◆ **WORK TO COMPLETE**: Give the lines below again exactly, starting with the line that holds "Let $t = 5 k" and going on through the line that holds "Answer: $10556001$".

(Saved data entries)
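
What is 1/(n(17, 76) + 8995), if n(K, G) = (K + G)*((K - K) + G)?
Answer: 1/16063 ≈ 6.2255e-5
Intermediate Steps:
n(K, G) = G*(G + K) (n(K, G) = (G + K)*(0 + G) = (G + K)*G = G*(G + K))
1/(n(17, 76) + 8995) = 1/(76*(76 + 17) + 8995) = 1/(76*93 + 8995) = 1/(7068 + 8995) = 1/16063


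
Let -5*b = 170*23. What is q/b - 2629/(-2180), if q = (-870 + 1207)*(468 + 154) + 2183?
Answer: -229830791/852380 ≈ -269.63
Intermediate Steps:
b = -782 (b = -34*23 = -⅕*3910 = -782)
q = 211797 (q = 337*622 + 2183 = 209614 + 2183 = 211797)
q/b - 2629/(-2180) = 211797/(-782) - 2629/(-2180) = 211797*(-1/782) - 2629*(-1/2180) = -211797/782 + 2629/2180 = -229830791/852380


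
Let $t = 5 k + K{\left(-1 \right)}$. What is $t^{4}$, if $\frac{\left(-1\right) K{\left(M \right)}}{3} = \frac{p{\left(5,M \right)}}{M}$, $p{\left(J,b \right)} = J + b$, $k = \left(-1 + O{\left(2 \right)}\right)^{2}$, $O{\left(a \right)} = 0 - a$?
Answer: $10556001$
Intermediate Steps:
$O{\left(a \right)} = - a$
$k = 9$ ($k = \left(-1 - 2\right)^{2} = \left(-3\right)^{2} = 9$)
$K{\left(M \right)} = - \frac{3 \left(5 + M\right)}{M}$ ($K{\left(M \right)} = - 3 \frac{5 + M}{M} = - \frac{3 \left(5 + M\right)}{M}$)
$t = 57$ ($t = 5 \cdot 9 - \left(3 + \frac{15}{-1}\right) = 45 - -12 = 45 + \left(-3 + 15\right) = 45 + 12 = 57$)
$t^{4} = 57^{4} = 10556001$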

◆ **RESPONSE BOX**:
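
Let $t = 5 k + K{\left(-1 \right)}$. What is $t^{4}$, if $\frac{\left(-1\right) K{\left(M \right)}}{3} = \frac{p{\left(5,M \right)}}{M}$, $p{\left(J,b \right)} = J + b$, $k = \left(-1 + O{\left(2 \right)}\right)^{2}$, $O{\left(a \right)} = 0 - a$?
Answer: $10556001$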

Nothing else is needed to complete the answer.